TASK> Only an exact copy of the records below will serve as the answer.

(Saved entries)
++++

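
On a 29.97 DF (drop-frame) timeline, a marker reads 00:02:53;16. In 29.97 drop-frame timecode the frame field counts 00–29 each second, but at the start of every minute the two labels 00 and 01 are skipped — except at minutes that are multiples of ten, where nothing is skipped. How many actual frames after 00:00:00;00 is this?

5202

As if non-drop at 30 labels/s: (0 × 3600 + 2 × 60 + 53) × 30 + 16 = 5206.
Minute boundaries passed: 2; those not divisible by 10: 2 − 0 = 2; dropped labels = 2 × 2 = 4.
Actual frame index = 5206 − 4 = 5202.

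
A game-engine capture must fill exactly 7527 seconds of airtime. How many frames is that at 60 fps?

451620 frames

Frames = 7527 × 60 = 451620.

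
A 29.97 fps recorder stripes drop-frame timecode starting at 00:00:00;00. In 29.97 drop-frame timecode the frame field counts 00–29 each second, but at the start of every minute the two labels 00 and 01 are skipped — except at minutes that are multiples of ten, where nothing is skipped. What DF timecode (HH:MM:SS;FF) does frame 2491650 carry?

23:05:38;04

Ten DF minutes hold 17982 frames, so frame 2491650 lies in block 138 (frames 2481516–2499497) with 10134 frames into that block.
The block's first minute is 1800 frames and the rest 1798 each; 10134 frames reaches minute 5, so 138 × 18 + 5 × 2 = 2494 labels have been skipped so far.
Adding those back, label number 2491650 + 2494 = 2494144 at 30 labels/s is 83138 s + 4 f = 23 h 5 min 38 s frame 4, i.e. 23:05:38;04.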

++++

REPLY TO THE TASK>
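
On a 29.97 DF (drop-frame) timeline, a marker reads 00:02:53;16. In 29.97 drop-frame timecode the frame field counts 00–29 each second, but at the start of every minute the two labels 00 and 01 are skipped — except at minutes that are multiples of ten, where nothing is skipped. How many actual frames after 00:00:00;00 is this?

5202

As if non-drop at 30 labels/s: (0 × 3600 + 2 × 60 + 53) × 30 + 16 = 5206.
Minute boundaries passed: 2; those not divisible by 10: 2 − 0 = 2; dropped labels = 2 × 2 = 4.
Actual frame index = 5206 − 4 = 5202.

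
A game-engine capture must fill exactly 7527 seconds of airtime. How many frames is that at 60 fps?

451620 frames

Frames = 7527 × 60 = 451620.

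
A 29.97 fps recorder stripes drop-frame timecode starting at 00:00:00;00. In 29.97 drop-frame timecode the frame field counts 00–29 each second, but at the start of every minute the two labels 00 and 01 are skipped — except at minutes that are multiples of ten, where nothing is skipped. What DF timecode (HH:MM:SS;FF) does frame 2491650 carry?

23:05:38;04

Ten DF minutes hold 17982 frames, so frame 2491650 lies in block 138 (frames 2481516–2499497) with 10134 frames into that block.
The block's first minute is 1800 frames and the rest 1798 each; 10134 frames reaches minute 5, so 138 × 18 + 5 × 2 = 2494 labels have been skipped so far.
Adding those back, label number 2491650 + 2494 = 2494144 at 30 labels/s is 83138 s + 4 f = 23 h 5 min 38 s frame 4, i.e. 23:05:38;04.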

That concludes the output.